The response should be an exact copy of every record.
== Provided records ==
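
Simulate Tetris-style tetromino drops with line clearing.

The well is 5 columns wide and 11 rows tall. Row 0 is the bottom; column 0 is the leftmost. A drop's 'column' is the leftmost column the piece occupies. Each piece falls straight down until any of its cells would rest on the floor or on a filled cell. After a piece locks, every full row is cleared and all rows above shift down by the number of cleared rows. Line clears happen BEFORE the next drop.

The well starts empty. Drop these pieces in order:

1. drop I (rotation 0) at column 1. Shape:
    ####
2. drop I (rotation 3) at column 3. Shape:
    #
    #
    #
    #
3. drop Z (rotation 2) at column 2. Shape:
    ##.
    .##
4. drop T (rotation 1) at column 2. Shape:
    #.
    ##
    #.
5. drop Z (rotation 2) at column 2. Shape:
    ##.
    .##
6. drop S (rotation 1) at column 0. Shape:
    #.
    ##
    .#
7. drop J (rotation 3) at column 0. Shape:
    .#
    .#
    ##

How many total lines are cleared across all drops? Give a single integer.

Answer: 0

Derivation:
Drop 1: I rot0 at col 1 lands with bottom-row=0; cleared 0 line(s) (total 0); column heights now [0 1 1 1 1], max=1
Drop 2: I rot3 at col 3 lands with bottom-row=1; cleared 0 line(s) (total 0); column heights now [0 1 1 5 1], max=5
Drop 3: Z rot2 at col 2 lands with bottom-row=5; cleared 0 line(s) (total 0); column heights now [0 1 7 7 6], max=7
Drop 4: T rot1 at col 2 lands with bottom-row=7; cleared 0 line(s) (total 0); column heights now [0 1 10 9 6], max=10
Drop 5: Z rot2 at col 2 lands with bottom-row=9; cleared 0 line(s) (total 0); column heights now [0 1 11 11 10], max=11
Drop 6: S rot1 at col 0 lands with bottom-row=1; cleared 0 line(s) (total 0); column heights now [4 3 11 11 10], max=11
Drop 7: J rot3 at col 0 lands with bottom-row=4; cleared 0 line(s) (total 0); column heights now [5 7 11 11 10], max=11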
===
**Answer below**
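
Simulate Tetris-style tetromino drops with line clearing.

The well is 5 columns wide and 11 rows tall. Row 0 is the bottom; column 0 is the leftmost. A drop's 'column' is the leftmost column the piece occupies. Each piece falls straight down until any of its cells would rest on the floor or on a filled cell. After a piece locks, every full row is cleared and all rows above shift down by the number of cleared rows. Line clears happen BEFORE the next drop.

The well starts empty. Drop these pieces in order:

1. drop I (rotation 0) at column 1. Shape:
    ####
2. drop I (rotation 3) at column 3. Shape:
    #
    #
    #
    #
3. drop Z (rotation 2) at column 2. Shape:
    ##.
    .##
4. drop T (rotation 1) at column 2. Shape:
    #.
    ##
    #.
5. drop Z (rotation 2) at column 2. Shape:
    ##.
    .##
6. drop S (rotation 1) at column 0. Shape:
    #.
    ##
    .#
7. drop J (rotation 3) at column 0. Shape:
    .#
    .#
    ##

How many total lines are cleared across all drops? Give a single integer.

Answer: 0

Derivation:
Drop 1: I rot0 at col 1 lands with bottom-row=0; cleared 0 line(s) (total 0); column heights now [0 1 1 1 1], max=1
Drop 2: I rot3 at col 3 lands with bottom-row=1; cleared 0 line(s) (total 0); column heights now [0 1 1 5 1], max=5
Drop 3: Z rot2 at col 2 lands with bottom-row=5; cleared 0 line(s) (total 0); column heights now [0 1 7 7 6], max=7
Drop 4: T rot1 at col 2 lands with bottom-row=7; cleared 0 line(s) (total 0); column heights now [0 1 10 9 6], max=10
Drop 5: Z rot2 at col 2 lands with bottom-row=9; cleared 0 line(s) (total 0); column heights now [0 1 11 11 10], max=11
Drop 6: S rot1 at col 0 lands with bottom-row=1; cleared 0 line(s) (total 0); column heights now [4 3 11 11 10], max=11
Drop 7: J rot3 at col 0 lands with bottom-row=4; cleared 0 line(s) (total 0); column heights now [5 7 11 11 10], max=11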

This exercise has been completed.